PROMPT. From the listing below, pull out all lines with "alpha" in them.

LISTED RECORDS.
+ + + + + + +
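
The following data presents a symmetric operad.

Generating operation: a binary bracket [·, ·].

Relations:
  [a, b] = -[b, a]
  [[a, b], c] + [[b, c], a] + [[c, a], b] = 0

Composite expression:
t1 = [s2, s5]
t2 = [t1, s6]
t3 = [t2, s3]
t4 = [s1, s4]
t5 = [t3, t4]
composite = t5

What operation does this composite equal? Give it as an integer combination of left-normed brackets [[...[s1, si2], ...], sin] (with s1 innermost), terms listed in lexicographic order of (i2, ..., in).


-[[[[[s1, s4], s2], s5], s6], s3] + [[[[[s1, s4], s3], s2], s5], s6] - [[[[[s1, s4], s3], s5], s2], s6] - [[[[[s1, s4], s3], s6], s2], s5] + [[[[[s1, s4], s3], s6], s5], s2] + [[[[[s1, s4], s5], s2], s6], s3] + [[[[[s1, s4], s6], s2], s5], s3] - [[[[[s1, s4], s6], s5], s2], s3]


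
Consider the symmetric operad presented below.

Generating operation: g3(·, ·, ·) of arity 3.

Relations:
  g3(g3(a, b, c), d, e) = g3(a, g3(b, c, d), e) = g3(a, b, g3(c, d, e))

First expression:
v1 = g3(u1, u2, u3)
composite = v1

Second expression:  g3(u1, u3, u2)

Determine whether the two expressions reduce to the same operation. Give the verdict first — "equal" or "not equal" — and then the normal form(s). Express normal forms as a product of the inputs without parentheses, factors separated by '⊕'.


not equal; first: u1 ⊕ u2 ⊕ u3; second: u1 ⊕ u3 ⊕ u2

The first composite normalizes to u1 ⊕ u2 ⊕ u3
The second composite normalizes to u1 ⊕ u3 ⊕ u2
No match — not equal.


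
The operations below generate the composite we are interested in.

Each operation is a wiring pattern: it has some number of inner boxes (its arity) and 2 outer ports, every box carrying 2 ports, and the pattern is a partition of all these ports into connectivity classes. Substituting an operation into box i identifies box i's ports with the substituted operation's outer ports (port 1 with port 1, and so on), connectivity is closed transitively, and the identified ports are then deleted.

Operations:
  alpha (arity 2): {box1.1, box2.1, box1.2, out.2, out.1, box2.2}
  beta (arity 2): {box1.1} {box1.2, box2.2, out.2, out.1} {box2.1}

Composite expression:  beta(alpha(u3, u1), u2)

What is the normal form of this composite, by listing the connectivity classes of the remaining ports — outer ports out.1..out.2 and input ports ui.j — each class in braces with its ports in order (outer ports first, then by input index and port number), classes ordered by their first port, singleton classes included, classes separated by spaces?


{out.1, out.2, u1.1, u1.2, u2.2, u3.1, u3.2} {u2.1}


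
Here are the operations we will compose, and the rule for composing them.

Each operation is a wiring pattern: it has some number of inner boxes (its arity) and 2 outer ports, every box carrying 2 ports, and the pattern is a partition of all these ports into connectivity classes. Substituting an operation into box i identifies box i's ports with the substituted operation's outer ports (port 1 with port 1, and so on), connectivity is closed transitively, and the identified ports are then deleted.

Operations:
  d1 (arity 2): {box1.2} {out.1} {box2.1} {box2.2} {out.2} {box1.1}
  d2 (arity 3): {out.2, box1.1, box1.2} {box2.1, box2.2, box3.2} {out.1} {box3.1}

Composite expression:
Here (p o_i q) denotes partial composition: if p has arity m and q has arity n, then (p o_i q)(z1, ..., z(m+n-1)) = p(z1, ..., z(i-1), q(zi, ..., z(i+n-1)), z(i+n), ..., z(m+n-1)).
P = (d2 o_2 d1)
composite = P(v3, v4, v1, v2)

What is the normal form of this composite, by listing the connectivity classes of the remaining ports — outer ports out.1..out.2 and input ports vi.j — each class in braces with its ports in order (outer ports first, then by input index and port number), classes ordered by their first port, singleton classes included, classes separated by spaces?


{out.1} {out.2, v3.1, v3.2} {v1.1} {v1.2} {v2.1} {v2.2} {v4.1} {v4.2}


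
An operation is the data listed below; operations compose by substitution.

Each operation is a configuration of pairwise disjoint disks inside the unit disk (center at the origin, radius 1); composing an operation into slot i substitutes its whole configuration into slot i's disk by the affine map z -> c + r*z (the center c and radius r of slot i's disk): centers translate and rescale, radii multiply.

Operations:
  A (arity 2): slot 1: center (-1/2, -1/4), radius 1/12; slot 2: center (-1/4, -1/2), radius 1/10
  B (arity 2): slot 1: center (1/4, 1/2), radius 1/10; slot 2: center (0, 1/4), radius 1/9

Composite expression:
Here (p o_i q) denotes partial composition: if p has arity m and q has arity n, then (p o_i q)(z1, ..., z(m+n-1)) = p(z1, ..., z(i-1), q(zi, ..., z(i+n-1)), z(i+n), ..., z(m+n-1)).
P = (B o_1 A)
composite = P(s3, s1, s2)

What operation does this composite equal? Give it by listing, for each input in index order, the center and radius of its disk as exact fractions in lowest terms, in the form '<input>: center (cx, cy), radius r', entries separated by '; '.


s1: center (9/40, 9/20), radius 1/100; s2: center (0, 1/4), radius 1/9; s3: center (1/5, 19/40), radius 1/120


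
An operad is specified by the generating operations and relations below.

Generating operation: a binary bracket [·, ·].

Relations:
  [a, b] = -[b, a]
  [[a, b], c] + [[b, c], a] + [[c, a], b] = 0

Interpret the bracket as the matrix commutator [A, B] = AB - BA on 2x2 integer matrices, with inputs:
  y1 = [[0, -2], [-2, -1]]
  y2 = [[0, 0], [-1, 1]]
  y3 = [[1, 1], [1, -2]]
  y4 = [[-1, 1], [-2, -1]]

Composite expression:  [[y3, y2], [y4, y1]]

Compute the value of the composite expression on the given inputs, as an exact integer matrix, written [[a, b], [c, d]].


[[0, 14], [-28, 0]]

[y3, y2] = [[-1, 1], [2, 1]]
[y4, y1] = [[-6, -1], [-2, 6]]
[[y3, y2], [y4, y1]] = [[0, 14], [-28, 0]]


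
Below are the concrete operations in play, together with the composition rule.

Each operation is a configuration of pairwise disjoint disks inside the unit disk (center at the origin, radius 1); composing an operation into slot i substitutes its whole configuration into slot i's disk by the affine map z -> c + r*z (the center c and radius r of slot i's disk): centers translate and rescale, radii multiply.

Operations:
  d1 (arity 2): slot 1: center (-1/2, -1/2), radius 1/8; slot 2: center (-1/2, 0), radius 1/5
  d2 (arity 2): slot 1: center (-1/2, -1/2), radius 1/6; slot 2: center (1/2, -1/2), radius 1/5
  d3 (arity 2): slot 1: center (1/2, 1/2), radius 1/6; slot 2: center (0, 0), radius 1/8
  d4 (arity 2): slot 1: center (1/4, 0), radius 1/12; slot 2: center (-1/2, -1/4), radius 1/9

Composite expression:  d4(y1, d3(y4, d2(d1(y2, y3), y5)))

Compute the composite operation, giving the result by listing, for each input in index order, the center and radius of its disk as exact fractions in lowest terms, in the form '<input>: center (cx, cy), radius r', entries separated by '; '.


y1: center (1/4, 0), radius 1/12; y2: center (-439/864, -223/864), radius 1/3456; y3: center (-439/864, -37/144), radius 1/2160; y4: center (-4/9, -7/36), radius 1/54; y5: center (-71/144, -37/144), radius 1/360

Nesting under d4 composes maps z -> c + r*z down each y-path.
tracing y1 down its 1-map path: center (1/4, 0), radius 1/12
tracing y4 down its 2-map path: center (-4/9, -7/36), radius 1/54
tracing y2 down its 4-map path: center (-439/864, -223/864), radius 1/3456
tracing y3 down its 4-map path: center (-439/864, -37/144), radius 1/2160
tracing y5 down its 3-map path: center (-71/144, -37/144), radius 1/360


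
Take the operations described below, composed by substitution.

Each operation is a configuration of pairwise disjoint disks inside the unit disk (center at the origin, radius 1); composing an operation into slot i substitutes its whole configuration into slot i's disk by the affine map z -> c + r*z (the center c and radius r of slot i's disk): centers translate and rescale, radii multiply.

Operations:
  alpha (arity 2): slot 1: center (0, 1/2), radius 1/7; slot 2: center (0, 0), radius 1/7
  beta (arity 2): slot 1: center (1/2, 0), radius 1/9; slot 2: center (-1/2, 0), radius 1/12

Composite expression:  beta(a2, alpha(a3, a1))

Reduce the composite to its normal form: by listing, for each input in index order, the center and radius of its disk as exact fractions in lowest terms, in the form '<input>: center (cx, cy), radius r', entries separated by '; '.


a1: center (-1/2, 0), radius 1/84; a2: center (1/2, 0), radius 1/9; a3: center (-1/2, 1/24), radius 1/84

Each a-disk chains the slot maps above it in beta; radii multiply.
a2 passes through 1 substitution, ending at center (1/2, 0), radius 1/9
a3 passes through 2 substitutions, ending at center (-1/2, 1/24), radius 1/84
a1 passes through 2 substitutions, ending at center (-1/2, 0), radius 1/84


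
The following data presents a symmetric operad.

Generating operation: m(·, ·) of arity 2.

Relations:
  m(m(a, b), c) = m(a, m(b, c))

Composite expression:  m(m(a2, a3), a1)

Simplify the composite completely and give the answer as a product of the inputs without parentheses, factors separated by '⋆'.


Key point: m is associative — brackets drop, the a-order remains.
m(a2, a3) collapses to a2 ⋆ a3
m(m(a2, a3), a1) collapses to a2 ⋆ a3 ⋆ a1

a2 ⋆ a3 ⋆ a1


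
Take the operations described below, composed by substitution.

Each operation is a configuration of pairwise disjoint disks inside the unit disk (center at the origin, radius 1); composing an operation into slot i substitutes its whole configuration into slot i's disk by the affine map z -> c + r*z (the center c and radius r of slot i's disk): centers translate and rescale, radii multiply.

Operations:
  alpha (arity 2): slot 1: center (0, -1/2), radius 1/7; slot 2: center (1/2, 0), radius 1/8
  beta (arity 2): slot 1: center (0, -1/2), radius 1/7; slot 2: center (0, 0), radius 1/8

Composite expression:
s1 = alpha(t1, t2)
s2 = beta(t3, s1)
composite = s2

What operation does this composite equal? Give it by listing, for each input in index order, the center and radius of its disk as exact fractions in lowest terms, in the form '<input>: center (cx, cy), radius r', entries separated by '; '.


t1: center (0, -1/16), radius 1/56; t2: center (1/16, 0), radius 1/64; t3: center (0, -1/2), radius 1/7

Affine substitution under beta: radii multiply and t-centers shift.
input t3: composing its 1 substitution step yields center (0, -1/2), radius 1/7
input t1: composing its 2 substitution steps yields center (0, -1/16), radius 1/56
input t2: composing its 2 substitution steps yields center (1/16, 0), radius 1/64


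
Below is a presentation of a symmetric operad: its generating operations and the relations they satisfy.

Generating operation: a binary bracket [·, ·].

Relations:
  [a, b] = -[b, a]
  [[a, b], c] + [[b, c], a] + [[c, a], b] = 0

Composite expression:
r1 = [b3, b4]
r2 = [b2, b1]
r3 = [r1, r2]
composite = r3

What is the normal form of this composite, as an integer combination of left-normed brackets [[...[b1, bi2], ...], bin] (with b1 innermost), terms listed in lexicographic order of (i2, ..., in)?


Expand each bracket as ab - ba; the b1-initial words give the coefficients.
Composite bracket: [[b3, b4], [b2, b1]]
Each bracket splits as ab - ba, giving 8 signed words (2^3 = 8).
Only words starting with b1 matter:
  from b1b2b3b4, sign +1: term +[[[b1, b2], b3], b4]
  from b1b2b4b3, sign -1: term -[[[b1, b2], b4], b3]

[[[b1, b2], b3], b4] - [[[b1, b2], b4], b3]


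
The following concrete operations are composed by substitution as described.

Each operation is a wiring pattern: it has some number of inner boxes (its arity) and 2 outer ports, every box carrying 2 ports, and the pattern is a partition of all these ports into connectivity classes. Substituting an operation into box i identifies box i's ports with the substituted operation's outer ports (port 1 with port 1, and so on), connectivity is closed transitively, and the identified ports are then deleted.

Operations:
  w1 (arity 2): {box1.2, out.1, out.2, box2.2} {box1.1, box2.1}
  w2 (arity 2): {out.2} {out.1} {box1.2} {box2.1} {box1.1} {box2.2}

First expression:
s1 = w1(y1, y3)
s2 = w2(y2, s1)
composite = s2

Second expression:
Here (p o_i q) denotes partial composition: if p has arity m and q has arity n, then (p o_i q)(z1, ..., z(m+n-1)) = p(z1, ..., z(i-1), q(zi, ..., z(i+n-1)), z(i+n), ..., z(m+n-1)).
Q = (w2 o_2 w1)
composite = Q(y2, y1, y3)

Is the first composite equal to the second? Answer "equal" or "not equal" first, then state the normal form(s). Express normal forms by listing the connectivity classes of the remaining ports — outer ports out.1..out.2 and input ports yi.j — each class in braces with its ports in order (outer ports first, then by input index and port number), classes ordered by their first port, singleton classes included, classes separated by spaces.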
+ + + + + + +
SOLUTION TO THE PROBLEM.
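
  alpha (arity 2): {box1.1, box2.1, box1.2, out.2, out.1, box2.2}
Composite expression:  beta(alpha(u3, u1), u2)
  alpha (arity 2): slot 1: center (0, 1/2), radius 1/7; slot 2: center (0, 0), radius 1/7
Composite expression:  beta(a2, alpha(a3, a1))
  alpha (arity 2): slot 1: center (0, -1/2), radius 1/7; slot 2: center (1/2, 0), radius 1/8
s1 = alpha(t1, t2)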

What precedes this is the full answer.